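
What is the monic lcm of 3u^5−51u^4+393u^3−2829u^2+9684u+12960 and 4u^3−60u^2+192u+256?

u^6−25u^5+267u^4−1991u^3+10772u^2−21504u−34560

Apply the Euclidean algorithm:
  3u^5−51u^4+393u^3−2829u^2+9684u+12960 = ((3/4)u^2−(3/2)u+159/4)(4u^3−60u^2+192u+256) + (−348u^2+2436u+2784)
  4u^3−60u^2+192u+256 = (−(1/87)u+8/87)(−348u^2+2436u+2784) + (0)
Last nonzero remainder: −348u^2+2436u+2784. Dividing through by −348 gives the monic gcd u^2−7u−8.
Then lcm(f, g) = f·g / gcd(f, g); expanding and making the result monic gives the answer.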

★ ★ ★ ★ ★ ★ ★

▶ _Problem description_:
Write out every record shown above, word for word.

▶ _Reply to the task_:
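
What is the monic lcm of 3u^5−51u^4+393u^3−2829u^2+9684u+12960 and 4u^3−60u^2+192u+256?

u^6−25u^5+267u^4−1991u^3+10772u^2−21504u−34560

Apply the Euclidean algorithm:
  3u^5−51u^4+393u^3−2829u^2+9684u+12960 = ((3/4)u^2−(3/2)u+159/4)(4u^3−60u^2+192u+256) + (−348u^2+2436u+2784)
  4u^3−60u^2+192u+256 = (−(1/87)u+8/87)(−348u^2+2436u+2784) + (0)
Last nonzero remainder: −348u^2+2436u+2784. Dividing through by −348 gives the monic gcd u^2−7u−8.
Then lcm(f, g) = f·g / gcd(f, g); expanding and making the result monic gives the answer.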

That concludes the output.